(Information supplied)
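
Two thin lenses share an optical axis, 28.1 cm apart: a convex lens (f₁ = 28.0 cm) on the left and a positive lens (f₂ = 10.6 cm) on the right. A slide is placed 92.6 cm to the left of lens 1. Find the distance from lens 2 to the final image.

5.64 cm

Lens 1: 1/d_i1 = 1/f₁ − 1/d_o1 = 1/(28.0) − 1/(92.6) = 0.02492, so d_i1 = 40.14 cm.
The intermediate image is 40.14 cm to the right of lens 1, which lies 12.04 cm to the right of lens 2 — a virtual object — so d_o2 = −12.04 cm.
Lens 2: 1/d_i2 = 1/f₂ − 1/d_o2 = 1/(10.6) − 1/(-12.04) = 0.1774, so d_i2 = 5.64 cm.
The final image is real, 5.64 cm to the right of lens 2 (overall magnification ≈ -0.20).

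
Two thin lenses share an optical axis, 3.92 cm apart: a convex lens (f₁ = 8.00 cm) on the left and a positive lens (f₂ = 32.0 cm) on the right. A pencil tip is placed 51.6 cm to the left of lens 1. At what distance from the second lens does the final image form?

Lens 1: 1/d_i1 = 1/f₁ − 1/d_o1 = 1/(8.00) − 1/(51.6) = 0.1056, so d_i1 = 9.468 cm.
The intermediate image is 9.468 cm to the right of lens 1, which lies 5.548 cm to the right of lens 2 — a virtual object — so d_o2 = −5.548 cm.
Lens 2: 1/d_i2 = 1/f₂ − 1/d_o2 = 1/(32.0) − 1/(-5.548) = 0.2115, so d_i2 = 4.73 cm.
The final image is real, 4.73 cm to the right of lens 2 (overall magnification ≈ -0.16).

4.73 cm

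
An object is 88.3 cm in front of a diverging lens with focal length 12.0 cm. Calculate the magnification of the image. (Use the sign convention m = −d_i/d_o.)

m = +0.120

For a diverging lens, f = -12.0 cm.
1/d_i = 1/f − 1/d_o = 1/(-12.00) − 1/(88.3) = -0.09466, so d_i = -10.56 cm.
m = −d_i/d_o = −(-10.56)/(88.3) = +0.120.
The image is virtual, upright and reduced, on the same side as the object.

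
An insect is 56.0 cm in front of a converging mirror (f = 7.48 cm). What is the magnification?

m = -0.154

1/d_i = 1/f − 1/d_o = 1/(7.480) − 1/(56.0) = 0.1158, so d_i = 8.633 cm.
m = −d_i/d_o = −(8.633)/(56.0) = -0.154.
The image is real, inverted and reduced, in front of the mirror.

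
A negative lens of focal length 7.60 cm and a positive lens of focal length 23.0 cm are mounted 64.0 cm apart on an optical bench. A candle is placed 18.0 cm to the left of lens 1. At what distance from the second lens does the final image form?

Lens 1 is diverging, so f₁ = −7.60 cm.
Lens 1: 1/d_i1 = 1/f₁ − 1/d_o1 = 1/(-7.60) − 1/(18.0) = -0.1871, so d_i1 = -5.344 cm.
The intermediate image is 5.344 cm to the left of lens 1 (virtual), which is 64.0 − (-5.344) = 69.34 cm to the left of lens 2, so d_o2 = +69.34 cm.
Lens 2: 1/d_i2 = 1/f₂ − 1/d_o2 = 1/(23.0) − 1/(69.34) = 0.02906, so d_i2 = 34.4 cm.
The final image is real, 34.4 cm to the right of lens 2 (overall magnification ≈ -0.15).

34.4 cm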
(End Information supplied)
Problem requirements: Your reply should be an exact copy of every line from the line with "An object is" through the final line of the data, and nothing more.

Answer box:
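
An object is 88.3 cm in front of a diverging lens with focal length 12.0 cm. Calculate the magnification of the image. (Use the sign convention m = −d_i/d_o.)

m = +0.120

For a diverging lens, f = -12.0 cm.
1/d_i = 1/f − 1/d_o = 1/(-12.00) − 1/(88.3) = -0.09466, so d_i = -10.56 cm.
m = −d_i/d_o = −(-10.56)/(88.3) = +0.120.
The image is virtual, upright and reduced, on the same side as the object.

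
An insect is 56.0 cm in front of a converging mirror (f = 7.48 cm). What is the magnification?

m = -0.154

1/d_i = 1/f − 1/d_o = 1/(7.480) − 1/(56.0) = 0.1158, so d_i = 8.633 cm.
m = −d_i/d_o = −(8.633)/(56.0) = -0.154.
The image is real, inverted and reduced, in front of the mirror.

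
A negative lens of focal length 7.60 cm and a positive lens of focal length 23.0 cm are mounted 64.0 cm apart on an optical bench. A candle is placed 18.0 cm to the left of lens 1. At what distance from the second lens does the final image form?

Lens 1 is diverging, so f₁ = −7.60 cm.
Lens 1: 1/d_i1 = 1/f₁ − 1/d_o1 = 1/(-7.60) − 1/(18.0) = -0.1871, so d_i1 = -5.344 cm.
The intermediate image is 5.344 cm to the left of lens 1 (virtual), which is 64.0 − (-5.344) = 69.34 cm to the left of lens 2, so d_o2 = +69.34 cm.
Lens 2: 1/d_i2 = 1/f₂ − 1/d_o2 = 1/(23.0) − 1/(69.34) = 0.02906, so d_i2 = 34.4 cm.
The final image is real, 34.4 cm to the right of lens 2 (overall magnification ≈ -0.15).

34.4 cm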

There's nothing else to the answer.